Material provided START

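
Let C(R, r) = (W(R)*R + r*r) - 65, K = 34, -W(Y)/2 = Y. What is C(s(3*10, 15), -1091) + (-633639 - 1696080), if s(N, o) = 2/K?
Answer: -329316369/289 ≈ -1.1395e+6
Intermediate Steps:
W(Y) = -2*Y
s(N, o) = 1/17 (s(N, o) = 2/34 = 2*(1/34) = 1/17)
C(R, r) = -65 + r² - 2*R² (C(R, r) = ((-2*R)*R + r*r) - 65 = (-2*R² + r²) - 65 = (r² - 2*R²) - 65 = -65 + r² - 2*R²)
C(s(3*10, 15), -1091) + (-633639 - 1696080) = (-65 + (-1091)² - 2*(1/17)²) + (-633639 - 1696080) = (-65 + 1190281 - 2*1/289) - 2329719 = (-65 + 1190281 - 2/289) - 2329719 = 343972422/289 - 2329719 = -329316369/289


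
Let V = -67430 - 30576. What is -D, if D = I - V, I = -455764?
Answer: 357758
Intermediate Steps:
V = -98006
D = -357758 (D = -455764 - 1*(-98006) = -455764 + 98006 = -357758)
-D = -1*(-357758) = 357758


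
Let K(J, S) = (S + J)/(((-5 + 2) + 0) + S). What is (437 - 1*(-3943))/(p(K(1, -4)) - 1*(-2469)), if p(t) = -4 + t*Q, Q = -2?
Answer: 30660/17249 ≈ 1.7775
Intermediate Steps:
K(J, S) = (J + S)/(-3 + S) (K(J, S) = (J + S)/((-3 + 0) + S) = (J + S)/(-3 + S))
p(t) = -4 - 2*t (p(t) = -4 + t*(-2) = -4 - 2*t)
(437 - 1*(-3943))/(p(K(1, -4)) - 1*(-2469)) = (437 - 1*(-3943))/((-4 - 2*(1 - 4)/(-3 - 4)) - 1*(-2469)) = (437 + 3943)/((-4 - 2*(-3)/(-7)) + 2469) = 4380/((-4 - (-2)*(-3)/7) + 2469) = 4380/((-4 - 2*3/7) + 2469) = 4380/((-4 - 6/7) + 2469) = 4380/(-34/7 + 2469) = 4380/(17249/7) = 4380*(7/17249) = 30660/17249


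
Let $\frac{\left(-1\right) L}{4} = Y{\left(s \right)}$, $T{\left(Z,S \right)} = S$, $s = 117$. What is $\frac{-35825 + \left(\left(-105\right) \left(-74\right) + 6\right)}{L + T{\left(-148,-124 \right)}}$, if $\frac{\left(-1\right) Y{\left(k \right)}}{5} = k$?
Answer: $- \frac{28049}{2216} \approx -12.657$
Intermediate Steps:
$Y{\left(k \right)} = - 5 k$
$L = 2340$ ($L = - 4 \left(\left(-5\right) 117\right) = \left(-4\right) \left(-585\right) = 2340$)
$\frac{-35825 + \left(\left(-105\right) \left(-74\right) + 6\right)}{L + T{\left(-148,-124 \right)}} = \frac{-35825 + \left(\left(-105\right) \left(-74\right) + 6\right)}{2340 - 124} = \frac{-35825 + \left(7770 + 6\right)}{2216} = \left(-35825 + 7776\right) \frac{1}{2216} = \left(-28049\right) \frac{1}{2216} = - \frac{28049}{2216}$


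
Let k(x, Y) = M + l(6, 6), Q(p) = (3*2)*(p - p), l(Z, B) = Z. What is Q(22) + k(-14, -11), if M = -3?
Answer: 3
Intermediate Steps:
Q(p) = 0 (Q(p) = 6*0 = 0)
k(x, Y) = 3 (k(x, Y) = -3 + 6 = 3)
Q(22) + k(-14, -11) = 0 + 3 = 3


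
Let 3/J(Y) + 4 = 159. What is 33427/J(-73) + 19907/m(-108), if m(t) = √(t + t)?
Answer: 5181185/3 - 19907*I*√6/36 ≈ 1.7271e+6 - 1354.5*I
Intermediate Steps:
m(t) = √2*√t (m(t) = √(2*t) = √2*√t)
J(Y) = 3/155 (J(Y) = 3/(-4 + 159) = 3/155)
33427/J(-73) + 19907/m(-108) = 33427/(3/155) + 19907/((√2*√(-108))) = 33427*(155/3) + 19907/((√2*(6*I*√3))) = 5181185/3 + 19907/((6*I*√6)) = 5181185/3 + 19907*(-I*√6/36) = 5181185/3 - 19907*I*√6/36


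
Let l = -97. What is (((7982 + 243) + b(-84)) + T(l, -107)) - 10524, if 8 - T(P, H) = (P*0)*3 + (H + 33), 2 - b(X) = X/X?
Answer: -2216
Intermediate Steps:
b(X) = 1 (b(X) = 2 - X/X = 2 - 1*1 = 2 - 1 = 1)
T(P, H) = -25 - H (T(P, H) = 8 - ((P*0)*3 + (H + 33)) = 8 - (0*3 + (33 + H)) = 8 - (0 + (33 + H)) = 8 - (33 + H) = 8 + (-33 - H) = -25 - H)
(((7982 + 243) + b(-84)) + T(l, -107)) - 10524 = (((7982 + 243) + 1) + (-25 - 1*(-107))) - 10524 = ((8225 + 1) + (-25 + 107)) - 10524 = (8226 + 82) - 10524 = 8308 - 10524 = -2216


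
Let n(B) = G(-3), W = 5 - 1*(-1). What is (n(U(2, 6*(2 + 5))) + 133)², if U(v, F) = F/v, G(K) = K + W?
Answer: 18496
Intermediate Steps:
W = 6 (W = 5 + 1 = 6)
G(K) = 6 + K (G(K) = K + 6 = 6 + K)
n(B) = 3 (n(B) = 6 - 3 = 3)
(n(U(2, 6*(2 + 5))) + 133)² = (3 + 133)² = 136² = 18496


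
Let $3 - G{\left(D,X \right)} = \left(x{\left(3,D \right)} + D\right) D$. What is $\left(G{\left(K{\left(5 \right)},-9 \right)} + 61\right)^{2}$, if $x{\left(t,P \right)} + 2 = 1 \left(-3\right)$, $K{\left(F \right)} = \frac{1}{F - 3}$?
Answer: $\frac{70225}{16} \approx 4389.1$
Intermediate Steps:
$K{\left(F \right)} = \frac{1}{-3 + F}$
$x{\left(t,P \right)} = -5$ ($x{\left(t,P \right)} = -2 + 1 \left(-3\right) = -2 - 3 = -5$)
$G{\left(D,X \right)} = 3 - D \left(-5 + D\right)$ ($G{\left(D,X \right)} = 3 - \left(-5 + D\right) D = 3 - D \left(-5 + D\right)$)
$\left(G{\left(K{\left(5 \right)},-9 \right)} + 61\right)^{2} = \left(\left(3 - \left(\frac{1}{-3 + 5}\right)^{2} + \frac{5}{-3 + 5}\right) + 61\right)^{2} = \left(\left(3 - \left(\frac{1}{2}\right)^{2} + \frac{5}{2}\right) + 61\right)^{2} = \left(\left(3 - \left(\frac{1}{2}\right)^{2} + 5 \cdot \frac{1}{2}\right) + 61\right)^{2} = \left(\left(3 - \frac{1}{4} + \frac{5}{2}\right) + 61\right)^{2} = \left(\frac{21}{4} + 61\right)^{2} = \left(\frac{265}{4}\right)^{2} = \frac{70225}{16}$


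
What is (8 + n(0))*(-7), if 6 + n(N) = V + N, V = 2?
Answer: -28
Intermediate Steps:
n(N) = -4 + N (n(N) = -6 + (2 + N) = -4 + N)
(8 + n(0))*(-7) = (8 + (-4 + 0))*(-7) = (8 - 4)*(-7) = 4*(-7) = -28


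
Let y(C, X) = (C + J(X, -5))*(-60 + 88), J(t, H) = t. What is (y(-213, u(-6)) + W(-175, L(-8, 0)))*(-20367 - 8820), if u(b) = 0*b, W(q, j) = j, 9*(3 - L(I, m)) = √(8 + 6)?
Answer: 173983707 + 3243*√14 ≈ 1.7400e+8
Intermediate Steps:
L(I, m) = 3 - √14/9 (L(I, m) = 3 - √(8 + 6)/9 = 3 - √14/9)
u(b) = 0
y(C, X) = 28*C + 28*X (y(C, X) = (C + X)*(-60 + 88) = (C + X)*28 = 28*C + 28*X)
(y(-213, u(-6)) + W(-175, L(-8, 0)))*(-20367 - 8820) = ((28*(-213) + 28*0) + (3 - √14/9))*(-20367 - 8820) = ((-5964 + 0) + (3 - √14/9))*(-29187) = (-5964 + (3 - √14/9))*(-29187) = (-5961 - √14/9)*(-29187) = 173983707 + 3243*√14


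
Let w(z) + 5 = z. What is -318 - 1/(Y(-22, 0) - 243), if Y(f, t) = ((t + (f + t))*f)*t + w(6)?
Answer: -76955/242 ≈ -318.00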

Material provided END
Material provided START

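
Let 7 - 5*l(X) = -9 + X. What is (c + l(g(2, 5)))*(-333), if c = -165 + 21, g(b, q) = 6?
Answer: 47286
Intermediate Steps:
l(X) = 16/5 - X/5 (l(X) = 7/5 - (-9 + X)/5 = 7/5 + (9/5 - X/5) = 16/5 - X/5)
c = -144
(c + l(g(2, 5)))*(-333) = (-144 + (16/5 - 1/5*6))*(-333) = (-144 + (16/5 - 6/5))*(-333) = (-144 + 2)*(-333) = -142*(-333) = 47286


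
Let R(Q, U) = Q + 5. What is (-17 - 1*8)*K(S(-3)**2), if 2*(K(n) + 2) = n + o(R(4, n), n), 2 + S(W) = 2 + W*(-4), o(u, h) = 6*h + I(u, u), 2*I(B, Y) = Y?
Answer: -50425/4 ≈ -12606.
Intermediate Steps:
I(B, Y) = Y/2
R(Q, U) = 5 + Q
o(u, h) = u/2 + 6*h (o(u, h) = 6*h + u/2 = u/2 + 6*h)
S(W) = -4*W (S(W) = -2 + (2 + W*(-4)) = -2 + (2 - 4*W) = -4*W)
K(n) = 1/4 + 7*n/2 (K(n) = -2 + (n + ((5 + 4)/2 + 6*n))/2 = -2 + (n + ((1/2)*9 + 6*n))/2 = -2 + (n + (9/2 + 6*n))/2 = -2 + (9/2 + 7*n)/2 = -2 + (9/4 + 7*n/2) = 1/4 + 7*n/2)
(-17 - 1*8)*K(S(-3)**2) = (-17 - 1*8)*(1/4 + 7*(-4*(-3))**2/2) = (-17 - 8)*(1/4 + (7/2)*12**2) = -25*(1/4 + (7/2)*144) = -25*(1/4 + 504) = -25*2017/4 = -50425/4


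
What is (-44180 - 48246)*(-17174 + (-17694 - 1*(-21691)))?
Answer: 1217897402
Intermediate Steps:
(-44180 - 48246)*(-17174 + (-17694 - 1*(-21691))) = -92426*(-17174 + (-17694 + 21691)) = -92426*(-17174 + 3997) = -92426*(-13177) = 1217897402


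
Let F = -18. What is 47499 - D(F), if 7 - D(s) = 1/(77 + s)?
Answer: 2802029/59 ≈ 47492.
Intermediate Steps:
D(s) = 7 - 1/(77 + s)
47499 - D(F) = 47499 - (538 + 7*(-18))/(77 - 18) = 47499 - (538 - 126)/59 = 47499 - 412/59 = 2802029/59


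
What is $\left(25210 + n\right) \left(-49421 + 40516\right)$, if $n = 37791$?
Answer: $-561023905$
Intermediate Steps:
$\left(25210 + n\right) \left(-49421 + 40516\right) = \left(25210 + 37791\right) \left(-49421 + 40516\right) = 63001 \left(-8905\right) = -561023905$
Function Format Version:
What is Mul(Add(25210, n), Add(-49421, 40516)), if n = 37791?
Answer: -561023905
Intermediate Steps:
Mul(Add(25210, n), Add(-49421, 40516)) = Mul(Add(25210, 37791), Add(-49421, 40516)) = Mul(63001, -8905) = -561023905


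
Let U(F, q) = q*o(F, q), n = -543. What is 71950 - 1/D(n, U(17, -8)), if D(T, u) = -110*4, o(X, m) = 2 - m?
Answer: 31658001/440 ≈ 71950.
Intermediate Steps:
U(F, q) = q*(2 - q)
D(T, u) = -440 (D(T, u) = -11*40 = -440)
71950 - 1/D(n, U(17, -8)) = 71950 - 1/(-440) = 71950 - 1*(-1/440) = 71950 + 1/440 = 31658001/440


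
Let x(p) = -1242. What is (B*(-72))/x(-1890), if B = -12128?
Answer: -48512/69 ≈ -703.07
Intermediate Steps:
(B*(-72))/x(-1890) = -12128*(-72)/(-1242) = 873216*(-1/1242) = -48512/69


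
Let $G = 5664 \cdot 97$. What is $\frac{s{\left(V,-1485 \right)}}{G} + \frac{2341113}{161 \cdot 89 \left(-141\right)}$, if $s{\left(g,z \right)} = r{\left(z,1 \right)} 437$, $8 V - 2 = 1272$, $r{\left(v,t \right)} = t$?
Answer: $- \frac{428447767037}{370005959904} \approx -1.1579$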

Material provided END
Material provided START

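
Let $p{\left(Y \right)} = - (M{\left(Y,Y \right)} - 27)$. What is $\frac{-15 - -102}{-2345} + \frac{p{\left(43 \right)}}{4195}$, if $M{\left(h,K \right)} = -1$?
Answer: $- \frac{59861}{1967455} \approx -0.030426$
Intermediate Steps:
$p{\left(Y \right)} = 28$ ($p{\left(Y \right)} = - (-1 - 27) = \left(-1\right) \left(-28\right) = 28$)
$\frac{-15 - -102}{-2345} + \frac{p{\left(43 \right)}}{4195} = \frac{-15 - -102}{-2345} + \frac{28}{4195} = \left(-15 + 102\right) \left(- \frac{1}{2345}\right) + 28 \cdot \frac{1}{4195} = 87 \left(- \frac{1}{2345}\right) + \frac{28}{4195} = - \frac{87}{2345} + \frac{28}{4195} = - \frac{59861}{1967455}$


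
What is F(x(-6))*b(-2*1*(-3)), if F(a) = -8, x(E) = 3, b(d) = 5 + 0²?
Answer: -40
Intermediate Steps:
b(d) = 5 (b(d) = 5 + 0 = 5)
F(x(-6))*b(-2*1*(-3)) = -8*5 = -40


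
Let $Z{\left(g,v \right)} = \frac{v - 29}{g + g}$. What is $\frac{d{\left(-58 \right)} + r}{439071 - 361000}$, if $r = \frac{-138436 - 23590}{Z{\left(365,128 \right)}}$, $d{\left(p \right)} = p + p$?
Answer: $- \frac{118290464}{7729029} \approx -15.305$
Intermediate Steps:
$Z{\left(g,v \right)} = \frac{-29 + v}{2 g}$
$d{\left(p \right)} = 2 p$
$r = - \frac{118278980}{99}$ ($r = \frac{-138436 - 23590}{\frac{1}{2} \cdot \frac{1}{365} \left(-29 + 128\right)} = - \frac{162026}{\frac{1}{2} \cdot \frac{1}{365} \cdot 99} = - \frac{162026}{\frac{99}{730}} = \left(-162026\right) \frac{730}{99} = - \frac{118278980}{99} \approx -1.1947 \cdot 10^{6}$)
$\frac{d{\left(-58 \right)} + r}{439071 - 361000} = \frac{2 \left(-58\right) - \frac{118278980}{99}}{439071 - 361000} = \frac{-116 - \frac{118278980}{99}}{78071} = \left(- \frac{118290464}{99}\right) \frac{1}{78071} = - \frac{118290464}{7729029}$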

Material provided END

■ Try it: Print exactly the lines above, between the one holding "Answer: 173983707 + 3243*√14 ≈ 1.7400e+8" and the one holding "Answer: -76955/242 ≈ -318.00", inclusive, and nothing besides.

■ Exercise result:
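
Answer: 173983707 + 3243*√14 ≈ 1.7400e+8
Intermediate Steps:
L(I, m) = 3 - √14/9 (L(I, m) = 3 - √(8 + 6)/9 = 3 - √14/9)
u(b) = 0
y(C, X) = 28*C + 28*X (y(C, X) = (C + X)*(-60 + 88) = (C + X)*28 = 28*C + 28*X)
(y(-213, u(-6)) + W(-175, L(-8, 0)))*(-20367 - 8820) = ((28*(-213) + 28*0) + (3 - √14/9))*(-20367 - 8820) = ((-5964 + 0) + (3 - √14/9))*(-29187) = (-5964 + (3 - √14/9))*(-29187) = (-5961 - √14/9)*(-29187) = 173983707 + 3243*√14


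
Let w(z) + 5 = z. What is -318 - 1/(Y(-22, 0) - 243), if Y(f, t) = ((t + (f + t))*f)*t + w(6)?
Answer: -76955/242 ≈ -318.00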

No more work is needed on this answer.